The records below should be set down in full, please, without any change.

- [MATERIAL SUPPLIED]
┌──

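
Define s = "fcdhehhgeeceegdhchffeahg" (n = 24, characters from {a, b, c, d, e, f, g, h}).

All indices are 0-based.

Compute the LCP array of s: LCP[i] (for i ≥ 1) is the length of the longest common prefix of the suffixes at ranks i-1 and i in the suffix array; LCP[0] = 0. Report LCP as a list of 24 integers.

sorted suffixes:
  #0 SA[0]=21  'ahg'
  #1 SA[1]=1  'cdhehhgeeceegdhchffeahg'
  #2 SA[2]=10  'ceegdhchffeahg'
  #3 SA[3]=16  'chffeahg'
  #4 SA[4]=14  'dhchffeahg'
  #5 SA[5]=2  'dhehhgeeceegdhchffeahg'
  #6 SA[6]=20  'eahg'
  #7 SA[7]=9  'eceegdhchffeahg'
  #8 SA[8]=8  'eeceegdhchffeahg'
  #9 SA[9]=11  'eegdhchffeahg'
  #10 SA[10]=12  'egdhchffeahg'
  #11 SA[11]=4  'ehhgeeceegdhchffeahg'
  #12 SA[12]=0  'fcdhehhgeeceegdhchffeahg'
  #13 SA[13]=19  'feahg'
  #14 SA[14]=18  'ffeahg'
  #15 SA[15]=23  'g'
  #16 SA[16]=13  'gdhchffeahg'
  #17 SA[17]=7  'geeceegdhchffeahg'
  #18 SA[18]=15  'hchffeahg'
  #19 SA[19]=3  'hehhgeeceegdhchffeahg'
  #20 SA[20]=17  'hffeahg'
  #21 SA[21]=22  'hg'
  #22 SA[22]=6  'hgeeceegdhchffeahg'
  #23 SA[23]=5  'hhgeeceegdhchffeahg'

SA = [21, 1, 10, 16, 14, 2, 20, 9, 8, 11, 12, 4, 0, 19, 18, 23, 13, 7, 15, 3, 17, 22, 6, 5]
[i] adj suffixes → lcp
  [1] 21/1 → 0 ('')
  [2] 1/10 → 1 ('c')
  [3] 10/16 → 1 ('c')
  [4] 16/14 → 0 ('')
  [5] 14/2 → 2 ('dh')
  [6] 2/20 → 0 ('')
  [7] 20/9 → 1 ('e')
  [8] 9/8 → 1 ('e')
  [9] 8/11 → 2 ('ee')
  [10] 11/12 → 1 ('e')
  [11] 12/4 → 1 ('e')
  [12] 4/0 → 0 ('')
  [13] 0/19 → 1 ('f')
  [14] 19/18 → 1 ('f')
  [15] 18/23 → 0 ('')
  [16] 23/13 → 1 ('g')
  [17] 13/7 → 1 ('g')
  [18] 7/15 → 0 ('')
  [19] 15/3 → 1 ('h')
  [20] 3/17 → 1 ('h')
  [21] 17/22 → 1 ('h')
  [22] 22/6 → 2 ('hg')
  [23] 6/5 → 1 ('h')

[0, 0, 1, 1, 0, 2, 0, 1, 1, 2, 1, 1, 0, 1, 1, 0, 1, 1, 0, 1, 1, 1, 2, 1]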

└──

- [RESULT OF THIS EXERCISE]
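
Define s = "fcdhehhgeeceegdhchffeahg" (n = 24, characters from {a, b, c, d, e, f, g, h}).

All indices are 0-based.

Compute the LCP array of s: LCP[i] (for i ≥ 1) is the length of the longest common prefix of the suffixes at ranks i-1 and i in the suffix array; LCP[0] = 0. Report LCP as a list of 24 integers.

sorted suffixes:
  #0 SA[0]=21  'ahg'
  #1 SA[1]=1  'cdhehhgeeceegdhchffeahg'
  #2 SA[2]=10  'ceegdhchffeahg'
  #3 SA[3]=16  'chffeahg'
  #4 SA[4]=14  'dhchffeahg'
  #5 SA[5]=2  'dhehhgeeceegdhchffeahg'
  #6 SA[6]=20  'eahg'
  #7 SA[7]=9  'eceegdhchffeahg'
  #8 SA[8]=8  'eeceegdhchffeahg'
  #9 SA[9]=11  'eegdhchffeahg'
  #10 SA[10]=12  'egdhchffeahg'
  #11 SA[11]=4  'ehhgeeceegdhchffeahg'
  #12 SA[12]=0  'fcdhehhgeeceegdhchffeahg'
  #13 SA[13]=19  'feahg'
  #14 SA[14]=18  'ffeahg'
  #15 SA[15]=23  'g'
  #16 SA[16]=13  'gdhchffeahg'
  #17 SA[17]=7  'geeceegdhchffeahg'
  #18 SA[18]=15  'hchffeahg'
  #19 SA[19]=3  'hehhgeeceegdhchffeahg'
  #20 SA[20]=17  'hffeahg'
  #21 SA[21]=22  'hg'
  #22 SA[22]=6  'hgeeceegdhchffeahg'
  #23 SA[23]=5  'hhgeeceegdhchffeahg'

SA = [21, 1, 10, 16, 14, 2, 20, 9, 8, 11, 12, 4, 0, 19, 18, 23, 13, 7, 15, 3, 17, 22, 6, 5]
[i] adj suffixes → lcp
  [1] 21/1 → 0 ('')
  [2] 1/10 → 1 ('c')
  [3] 10/16 → 1 ('c')
  [4] 16/14 → 0 ('')
  [5] 14/2 → 2 ('dh')
  [6] 2/20 → 0 ('')
  [7] 20/9 → 1 ('e')
  [8] 9/8 → 1 ('e')
  [9] 8/11 → 2 ('ee')
  [10] 11/12 → 1 ('e')
  [11] 12/4 → 1 ('e')
  [12] 4/0 → 0 ('')
  [13] 0/19 → 1 ('f')
  [14] 19/18 → 1 ('f')
  [15] 18/23 → 0 ('')
  [16] 23/13 → 1 ('g')
  [17] 13/7 → 1 ('g')
  [18] 7/15 → 0 ('')
  [19] 15/3 → 1 ('h')
  [20] 3/17 → 1 ('h')
  [21] 17/22 → 1 ('h')
  [22] 22/6 → 2 ('hg')
  [23] 6/5 → 1 ('h')

[0, 0, 1, 1, 0, 2, 0, 1, 1, 2, 1, 1, 0, 1, 1, 0, 1, 1, 0, 1, 1, 1, 2, 1]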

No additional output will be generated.